AVAILABLE RECORDS Start Marker

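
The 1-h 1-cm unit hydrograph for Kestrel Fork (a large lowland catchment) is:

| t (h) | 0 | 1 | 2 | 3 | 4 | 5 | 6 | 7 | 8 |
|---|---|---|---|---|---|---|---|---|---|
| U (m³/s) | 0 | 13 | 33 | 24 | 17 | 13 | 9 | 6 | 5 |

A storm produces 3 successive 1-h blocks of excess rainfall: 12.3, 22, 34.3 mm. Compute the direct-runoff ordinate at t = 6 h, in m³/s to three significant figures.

Q ≈ 98.0 m³/s

By discrete convolution, Q_j = Σ (P_i / 10 mm) · U_{j−i}.
At t = 6 h (j=6): Q = (12.3/10)·9 + (22/10)·13 + (34.3/10)·17 = 98.0 m³/s.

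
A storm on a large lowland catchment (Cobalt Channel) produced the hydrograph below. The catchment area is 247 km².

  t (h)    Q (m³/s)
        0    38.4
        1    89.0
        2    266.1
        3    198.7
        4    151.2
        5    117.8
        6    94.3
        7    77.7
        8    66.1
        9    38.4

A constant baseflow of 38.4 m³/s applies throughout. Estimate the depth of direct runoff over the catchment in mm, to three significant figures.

Direct runoff: 0.0, 50.6, 227.7, 160.3, 112.8, 79.4, 55.9, 39.3, 27.7, 0.0 m³/s; ΣQ_DR = 753.7 m³/s.
V = ΣQ_DR · Δt = 753.7 × 3600 s = 2.713 × 10^6 m³.
Over A = 247 km², depth = V / A = 11.0 mm.

d ≈ 11.0 mm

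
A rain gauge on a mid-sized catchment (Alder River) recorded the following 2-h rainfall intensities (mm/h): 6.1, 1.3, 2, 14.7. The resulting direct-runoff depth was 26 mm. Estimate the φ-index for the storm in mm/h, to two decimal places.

Only the 2 blocks with intensity above φ contribute runoff: 6.1, 14.7 mm/h.
Σ(I−φ)·Δt = d  ⇒  (6.1+14.7 − 2φ)·2 = 26
φ = (20.80 − 26/2) / 2 = 3.90 mm/h.

φ ≈ 3.90 mm/h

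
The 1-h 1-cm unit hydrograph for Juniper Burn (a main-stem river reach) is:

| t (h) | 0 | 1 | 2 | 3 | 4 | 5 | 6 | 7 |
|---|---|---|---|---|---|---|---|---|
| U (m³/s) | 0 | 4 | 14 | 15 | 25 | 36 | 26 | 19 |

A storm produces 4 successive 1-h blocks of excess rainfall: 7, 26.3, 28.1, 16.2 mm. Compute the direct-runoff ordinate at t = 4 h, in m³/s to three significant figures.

By discrete convolution, Q_j = Σ (P_i / 10 mm) · U_{j−i}.
At t = 4 h (j=4): Q = (7/10)·25 + (26.3/10)·15 + (28.1/10)·14 + (16.2/10)·4 = 103 m³/s.

Q ≈ 103 m³/s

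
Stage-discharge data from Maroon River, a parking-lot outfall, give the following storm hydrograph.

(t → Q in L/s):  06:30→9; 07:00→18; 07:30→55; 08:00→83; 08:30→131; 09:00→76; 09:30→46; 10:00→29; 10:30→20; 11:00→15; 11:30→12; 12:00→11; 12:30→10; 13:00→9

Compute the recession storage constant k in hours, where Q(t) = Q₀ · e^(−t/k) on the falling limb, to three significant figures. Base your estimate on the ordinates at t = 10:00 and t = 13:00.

k ≈ 2.56 h

On the falling limb, Q drops from 29 to 9 L/s between t = 10:00 and t = 13:00 (Δt = 3 h).
k = −Δt / ln(Q₂/Q₁) = −3 / ln(9/29) = 2.56 h.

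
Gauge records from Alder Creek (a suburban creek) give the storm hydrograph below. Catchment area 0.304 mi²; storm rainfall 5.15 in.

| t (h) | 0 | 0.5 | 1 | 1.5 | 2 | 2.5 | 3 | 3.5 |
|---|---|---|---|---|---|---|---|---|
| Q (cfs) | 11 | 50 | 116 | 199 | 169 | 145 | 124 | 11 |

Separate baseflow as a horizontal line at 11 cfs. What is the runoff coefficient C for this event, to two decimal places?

ΣQ_DR = 737.0 cfs; V = ΣQ_DR·Δt = 1.327 × 10^6 ft³.
Runoff depth d = V / A = 1.878 in.
C = d / P = 1.878 / 5.15 = 0.36.

C ≈ 0.36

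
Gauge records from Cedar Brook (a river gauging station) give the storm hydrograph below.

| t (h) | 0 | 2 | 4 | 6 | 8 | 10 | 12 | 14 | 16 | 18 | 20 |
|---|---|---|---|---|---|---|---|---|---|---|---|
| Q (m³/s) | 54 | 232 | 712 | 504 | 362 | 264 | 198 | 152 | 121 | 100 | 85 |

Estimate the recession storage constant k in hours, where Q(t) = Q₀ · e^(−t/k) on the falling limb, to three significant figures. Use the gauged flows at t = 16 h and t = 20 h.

On the falling limb, Q drops from 121 to 85 m³/s between t = 16 h and t = 20 h (Δt = 4 h).
k = −Δt / ln(Q₂/Q₁) = −4 / ln(85/121) = 11.3 h.

k ≈ 11.3 h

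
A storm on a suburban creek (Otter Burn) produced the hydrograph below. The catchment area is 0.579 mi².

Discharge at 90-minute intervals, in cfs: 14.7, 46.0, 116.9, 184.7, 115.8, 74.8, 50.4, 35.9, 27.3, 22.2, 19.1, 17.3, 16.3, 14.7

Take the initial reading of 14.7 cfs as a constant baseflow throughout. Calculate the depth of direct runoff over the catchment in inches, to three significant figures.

Direct runoff: 0.0, 31.3, 102.2, 170.0, 101.1, 60.1, 35.7, 21.2, 12.6, 7.5, 4.4, 2.6, 1.6, 0.0 cfs; ΣQ_DR = 550.3 cfs.
V = ΣQ_DR · Δt = 550.3 × 5400 s = 2.972 × 10^6 ft³.
Over A = 0.579 mi², depth = V / A = 2.21 in.

d ≈ 2.21 in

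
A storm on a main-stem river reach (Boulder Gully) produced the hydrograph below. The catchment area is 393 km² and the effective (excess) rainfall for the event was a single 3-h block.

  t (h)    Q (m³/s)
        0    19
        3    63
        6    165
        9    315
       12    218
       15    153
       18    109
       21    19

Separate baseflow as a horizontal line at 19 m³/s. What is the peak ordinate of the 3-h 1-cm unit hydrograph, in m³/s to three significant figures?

U_p ≈ 118 m³/s

Direct runoff: 0.0, 44.0, 146.0, 296.0, 199.0, 134.0, 90.0, 0.0 m³/s; ΣQ_DR = 909.0 m³/s, peak = 296.0 m³/s.
Runoff depth d = ΣQ_DR·Δt / A = 909.0 × 10800 / (393 km²) = 24.98 mm.
The 1-cm UH is the DRH scaled by (10 mm)/d, so U_p = 296.0 × 10/24.98 = 118 m³/s.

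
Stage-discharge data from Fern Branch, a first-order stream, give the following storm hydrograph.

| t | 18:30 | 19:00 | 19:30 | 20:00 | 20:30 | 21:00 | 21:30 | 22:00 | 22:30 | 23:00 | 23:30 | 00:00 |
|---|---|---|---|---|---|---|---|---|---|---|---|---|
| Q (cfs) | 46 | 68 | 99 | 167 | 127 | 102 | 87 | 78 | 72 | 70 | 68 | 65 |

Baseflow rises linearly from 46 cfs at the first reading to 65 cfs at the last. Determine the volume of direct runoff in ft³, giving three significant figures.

V ≈ 6.89 × 10^5 ft³

Direct-runoff ordinates (Q − Q_b): 0.00, 20.27, 49.55, 115.82, 74.09, 47.36, 30.64, 19.91, 12.18, 8.45, 4.73, 0.00 cfs.
ΣQ_DR = 383.0 cfs.
With Δt = 0.5 h = 1800 s, V = ΣQ_DR · Δt = 383.0 × 1800 = 6.89 × 10^5 ft³.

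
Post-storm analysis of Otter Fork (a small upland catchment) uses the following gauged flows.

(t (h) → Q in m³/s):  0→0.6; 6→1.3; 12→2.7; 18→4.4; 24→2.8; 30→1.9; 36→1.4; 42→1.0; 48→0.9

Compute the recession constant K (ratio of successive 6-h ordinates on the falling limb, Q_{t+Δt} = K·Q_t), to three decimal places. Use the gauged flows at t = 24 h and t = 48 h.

K ≈ 0.753

Using the recession-limb readings at t = 24 h and t = 48 h: Q falls from 2.8 to 0.9 m³/s over 4 intervals.
K = (Q₂/Q₁)^(1/4) = (0.9/2.8)^(1/4) = 0.753.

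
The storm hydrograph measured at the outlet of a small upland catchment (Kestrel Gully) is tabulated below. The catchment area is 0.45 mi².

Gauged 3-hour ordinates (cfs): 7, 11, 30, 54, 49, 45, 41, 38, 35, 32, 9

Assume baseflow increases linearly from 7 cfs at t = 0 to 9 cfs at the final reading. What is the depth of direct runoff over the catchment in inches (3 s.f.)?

d ≈ 2.72 in

Direct runoff: 0.00, 3.80, 22.60, 46.40, 41.20, 37.00, 32.80, 29.60, 26.40, 23.20, 0.00 cfs; ΣQ_DR = 263.0 cfs.
V = ΣQ_DR · Δt = 263.0 × 10800 s = 2.840 × 10^6 ft³.
Over A = 0.45 mi², depth = V / A = 2.72 in.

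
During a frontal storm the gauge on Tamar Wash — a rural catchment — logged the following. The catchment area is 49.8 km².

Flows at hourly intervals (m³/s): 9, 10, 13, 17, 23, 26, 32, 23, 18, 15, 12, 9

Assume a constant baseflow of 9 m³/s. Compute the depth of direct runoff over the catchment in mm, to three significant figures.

Direct runoff: 0.0, 1.0, 4.0, 8.0, 14.0, 17.0, 23.0, 14.0, 9.0, 6.0, 3.0, 0.0 m³/s; ΣQ_DR = 99.00 m³/s.
V = ΣQ_DR · Δt = 99.00 × 3600 s = 3.564 × 10^5 m³.
Over A = 49.8 km², depth = V / A = 7.16 mm.

d ≈ 7.16 mm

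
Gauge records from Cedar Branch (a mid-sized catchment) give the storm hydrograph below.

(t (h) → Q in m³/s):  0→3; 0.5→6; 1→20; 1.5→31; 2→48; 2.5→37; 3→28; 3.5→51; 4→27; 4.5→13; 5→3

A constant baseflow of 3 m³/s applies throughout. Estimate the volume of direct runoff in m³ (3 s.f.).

Direct-runoff ordinates (Q − Q_b): 0.0, 3.0, 17.0, 28.0, 45.0, 34.0, 25.0, 48.0, 24.0, 10.0, 0.0 m³/s.
ΣQ_DR = 234.0 m³/s.
With Δt = 0.5 h = 1800 s, V = ΣQ_DR · Δt = 234.0 × 1800 = 4.21 × 10^5 m³.

V ≈ 4.21 × 10^5 m³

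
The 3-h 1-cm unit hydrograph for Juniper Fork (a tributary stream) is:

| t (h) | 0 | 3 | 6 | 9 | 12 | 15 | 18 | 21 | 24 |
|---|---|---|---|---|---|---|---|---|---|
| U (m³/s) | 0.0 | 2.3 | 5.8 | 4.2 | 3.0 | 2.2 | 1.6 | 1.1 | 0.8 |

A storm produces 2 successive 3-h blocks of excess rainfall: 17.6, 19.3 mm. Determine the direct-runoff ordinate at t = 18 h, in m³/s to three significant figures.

Q ≈ 7.06 m³/s

By discrete convolution, Q_j = Σ (P_i / 10 mm) · U_{j−i}.
At t = 18 h (j=6): Q = (17.6/10)·1.6 + (19.3/10)·2.2 = 7.06 m³/s.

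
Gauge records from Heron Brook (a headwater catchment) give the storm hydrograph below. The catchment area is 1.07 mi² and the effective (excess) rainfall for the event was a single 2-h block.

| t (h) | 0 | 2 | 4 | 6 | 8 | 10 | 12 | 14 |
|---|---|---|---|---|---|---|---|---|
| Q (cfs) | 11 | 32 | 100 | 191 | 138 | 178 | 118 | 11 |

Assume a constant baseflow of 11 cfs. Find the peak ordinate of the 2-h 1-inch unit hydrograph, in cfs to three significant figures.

Direct runoff: 0.0, 21.0, 89.0, 180.0, 127.0, 167.0, 107.0, 0.0 cfs; ΣQ_DR = 691.0 cfs, peak = 180.0 cfs.
Runoff depth d = ΣQ_DR·Δt / A = 691.0 × 7200 / (1.07 mi²) = 2.001 in.
The 1-inch UH is the DRH scaled by (1 in)/d, so U_p = 180.0 × 1/2.001 = 89.9 cfs.

U_p ≈ 89.9 cfs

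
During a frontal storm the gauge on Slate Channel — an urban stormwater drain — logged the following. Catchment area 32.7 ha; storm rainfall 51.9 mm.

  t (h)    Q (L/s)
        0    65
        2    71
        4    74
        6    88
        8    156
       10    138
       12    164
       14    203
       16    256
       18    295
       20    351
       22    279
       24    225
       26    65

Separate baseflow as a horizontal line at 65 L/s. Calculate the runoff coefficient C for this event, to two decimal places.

C ≈ 0.64

ΣQ_DR = 1520 L/s; V = ΣQ_DR·Δt = 1.094 × 10^7 L.
Runoff depth d = V / A = 33.47 mm.
C = d / P = 33.47 / 51.9 = 0.64.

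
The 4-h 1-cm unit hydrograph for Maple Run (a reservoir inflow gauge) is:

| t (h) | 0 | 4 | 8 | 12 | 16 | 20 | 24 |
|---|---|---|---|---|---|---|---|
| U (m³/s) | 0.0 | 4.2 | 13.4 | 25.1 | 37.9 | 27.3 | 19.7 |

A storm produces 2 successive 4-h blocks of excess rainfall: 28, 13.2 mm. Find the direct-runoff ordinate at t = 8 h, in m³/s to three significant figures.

By discrete convolution, Q_j = Σ (P_i / 10 mm) · U_{j−i}.
At t = 8 h (j=2): Q = (28/10)·13.4 + (13.2/10)·4.2 = 43.1 m³/s.

Q ≈ 43.1 m³/s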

AVAILABLE RECORDS End Marker

_AIM OF THE EXERCISE_: Reply with nothing but a number. State how many lines in the records hold the word "Cedar".

_WRITTEN RESPONSE_: 2